START Records shown
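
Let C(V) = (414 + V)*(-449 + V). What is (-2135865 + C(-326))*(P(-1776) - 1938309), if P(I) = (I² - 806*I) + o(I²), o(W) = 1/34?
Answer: -198385649115895/34 ≈ -5.8349e+12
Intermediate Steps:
o(W) = 1/34
C(V) = (-449 + V)*(414 + V)
P(I) = 1/34 + I² - 806*I (P(I) = (I² - 806*I) + 1/34 = 1/34 + I² - 806*I)
(-2135865 + C(-326))*(P(-1776) - 1938309) = (-2135865 + (-185886 + (-326)² - 35*(-326)))*((1/34 + (-1776)² - 806*(-1776)) - 1938309) = (-2135865 + (-185886 + 106276 + 11410))*((1/34 + 3154176 + 1431456) - 1938309) = (-2135865 - 68200)*(155911489/34 - 1938309) = -2204065*90008983/34 = -198385649115895/34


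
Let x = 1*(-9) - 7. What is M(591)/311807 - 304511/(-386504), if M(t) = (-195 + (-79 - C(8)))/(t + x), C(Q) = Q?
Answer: 54595371297647/69295925318600 ≈ 0.78786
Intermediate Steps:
x = -16 (x = -9 - 7 = -16)
M(t) = -282/(-16 + t) (M(t) = (-195 + (-79 - 1*8))/(t - 16) = (-195 + (-79 - 8))/(-16 + t) = (-195 - 87)/(-16 + t) = -282/(-16 + t))
M(591)/311807 - 304511/(-386504) = -282/(-16 + 591)/311807 - 304511/(-386504) = -282/575*(1/311807) - 304511*(-1/386504) = -282*1/575*(1/311807) + 304511/386504 = -282/575*1/311807 + 304511/386504 = -282/179289025 + 304511/386504 = 54595371297647/69295925318600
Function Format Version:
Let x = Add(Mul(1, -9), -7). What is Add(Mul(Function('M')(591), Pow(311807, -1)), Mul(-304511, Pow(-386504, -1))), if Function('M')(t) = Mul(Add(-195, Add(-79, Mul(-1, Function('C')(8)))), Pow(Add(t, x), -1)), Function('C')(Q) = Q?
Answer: Rational(54595371297647, 69295925318600) ≈ 0.78786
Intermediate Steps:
x = -16 (x = Add(-9, -7) = -16)
Function('M')(t) = Mul(-282, Pow(Add(-16, t), -1)) (Function('M')(t) = Mul(Add(-195, Add(-79, Mul(-1, 8))), Pow(Add(t, -16), -1)) = Mul(Add(-195, Add(-79, -8)), Pow(Add(-16, t), -1)) = Mul(Add(-195, -87), Pow(Add(-16, t), -1)) = Mul(-282, Pow(Add(-16, t), -1)))
Add(Mul(Function('M')(591), Pow(311807, -1)), Mul(-304511, Pow(-386504, -1))) = Add(Mul(Mul(-282, Pow(Add(-16, 591), -1)), Pow(311807, -1)), Mul(-304511, Pow(-386504, -1))) = Add(Mul(Mul(-282, Pow(575, -1)), Rational(1, 311807)), Mul(-304511, Rational(-1, 386504))) = Add(Mul(Mul(-282, Rational(1, 575)), Rational(1, 311807)), Rational(304511, 386504)) = Add(Mul(Rational(-282, 575), Rational(1, 311807)), Rational(304511, 386504)) = Add(Rational(-282, 179289025), Rational(304511, 386504)) = Rational(54595371297647, 69295925318600)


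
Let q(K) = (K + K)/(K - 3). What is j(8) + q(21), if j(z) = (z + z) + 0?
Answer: 55/3 ≈ 18.333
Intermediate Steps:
q(K) = 2*K/(-3 + K) (q(K) = (2*K)/(-3 + K) = 2*K/(-3 + K))
j(z) = 2*z (j(z) = 2*z + 0 = 2*z)
j(8) + q(21) = 2*8 + 2*21/(-3 + 21) = 16 + 2*21/18 = 16 + 2*21*(1/18) = 16 + 7/3 = 55/3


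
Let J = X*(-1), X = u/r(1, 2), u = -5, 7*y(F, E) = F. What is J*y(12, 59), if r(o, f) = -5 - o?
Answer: -10/7 ≈ -1.4286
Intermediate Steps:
y(F, E) = F/7
X = 5/6 (X = -5/(-5 - 1*1) = -5/(-5 - 1) = -5/(-6) = -5*(-1/6) = 5/6 ≈ 0.83333)
J = -5/6 (J = (5/6)*(-1) = -5/6 ≈ -0.83333)
J*y(12, 59) = -5*12/42 = -5/6*12/7 = -10/7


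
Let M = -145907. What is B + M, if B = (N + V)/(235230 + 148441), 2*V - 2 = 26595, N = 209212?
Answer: -111960124173/767342 ≈ -1.4591e+5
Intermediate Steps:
V = 26597/2 (V = 1 + (½)*26595 = 1 + 26595/2 = 26597/2 ≈ 13299.)
B = 445021/767342 (B = (209212 + 26597/2)/(235230 + 148441) = (445021/2)/383671 = (445021/2)*(1/383671) = 445021/767342 ≈ 0.57995)
B + M = 445021/767342 - 145907 = -111960124173/767342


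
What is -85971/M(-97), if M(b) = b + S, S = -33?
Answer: 85971/130 ≈ 661.32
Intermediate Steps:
M(b) = -33 + b (M(b) = b - 33 = -33 + b)
-85971/M(-97) = -85971/(-33 - 97) = -85971/(-130) = -85971*(-1/130) = 85971/130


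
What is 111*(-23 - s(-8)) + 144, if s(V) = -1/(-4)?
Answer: -9747/4 ≈ -2436.8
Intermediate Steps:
s(V) = ¼ (s(V) = -1*(-¼) = ¼)
111*(-23 - s(-8)) + 144 = 111*(-23 - 1*¼) + 144 = 111*(-23 - ¼) + 144 = 111*(-93/4) + 144 = -10323/4 + 144 = -9747/4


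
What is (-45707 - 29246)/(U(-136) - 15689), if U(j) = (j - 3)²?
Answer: -74953/3632 ≈ -20.637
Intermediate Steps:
U(j) = (-3 + j)²
(-45707 - 29246)/(U(-136) - 15689) = (-45707 - 29246)/((-3 - 136)² - 15689) = -74953/((-139)² - 15689) = -74953/(19321 - 15689) = -74953/3632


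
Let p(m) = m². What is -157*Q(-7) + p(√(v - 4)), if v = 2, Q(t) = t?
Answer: 1097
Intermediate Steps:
-157*Q(-7) + p(√(v - 4)) = -157*(-7) + (√(2 - 4))² = 1099 + (√(-2))² = 1099 + (I*√2)² = 1099 - 2 = 1097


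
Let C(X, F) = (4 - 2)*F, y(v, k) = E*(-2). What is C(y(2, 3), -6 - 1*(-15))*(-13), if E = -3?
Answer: -234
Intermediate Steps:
y(v, k) = 6 (y(v, k) = -3*(-2) = 6)
C(X, F) = 2*F
C(y(2, 3), -6 - 1*(-15))*(-13) = (2*(-6 - 1*(-15)))*(-13) = (2*(-6 + 15))*(-13) = (2*9)*(-13) = 18*(-13) = -234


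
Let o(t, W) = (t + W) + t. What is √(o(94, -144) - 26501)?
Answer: I*√26457 ≈ 162.66*I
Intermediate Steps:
o(t, W) = W + 2*t (o(t, W) = (W + t) + t = W + 2*t)
√(o(94, -144) - 26501) = √((-144 + 2*94) - 26501) = √((-144 + 188) - 26501) = √(44 - 26501) = √(-26457) = I*√26457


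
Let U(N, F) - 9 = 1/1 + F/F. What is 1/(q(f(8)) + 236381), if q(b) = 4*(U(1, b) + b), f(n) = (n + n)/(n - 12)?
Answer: 1/236409 ≈ 4.2300e-6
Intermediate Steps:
U(N, F) = 11 (U(N, F) = 9 + (1/1 + F/F) = 9 + (1*1 + 1) = 9 + (1 + 1) = 9 + 2 = 11)
f(n) = 2*n/(-12 + n) (f(n) = (2*n)/(-12 + n) = 2*n/(-12 + n))
q(b) = 44 + 4*b (q(b) = 4*(11 + b) = 44 + 4*b)
1/(q(f(8)) + 236381) = 1/((44 + 4*(2*8/(-12 + 8))) + 236381) = 1/((44 + 4*(2*8/(-4))) + 236381) = 1/((44 + 4*(2*8*(-¼))) + 236381) = 1/((44 + 4*(-4)) + 236381) = 1/((44 - 16) + 236381) = 1/(28 + 236381) = 1/236409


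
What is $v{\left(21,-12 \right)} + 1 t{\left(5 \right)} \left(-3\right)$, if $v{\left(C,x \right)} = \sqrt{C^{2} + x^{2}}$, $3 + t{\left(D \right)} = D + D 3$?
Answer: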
END Records shown
◆ Work to be completed: Word for word, repeat the data from its first line through the line with "Answer: -198385649115895/34 ≈ -5.8349e+12", including both of those lines and no others.

◆ Exercise response:
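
Let C(V) = (414 + V)*(-449 + V). What is (-2135865 + C(-326))*(P(-1776) - 1938309), if P(I) = (I² - 806*I) + o(I²), o(W) = 1/34?
Answer: -198385649115895/34 ≈ -5.8349e+12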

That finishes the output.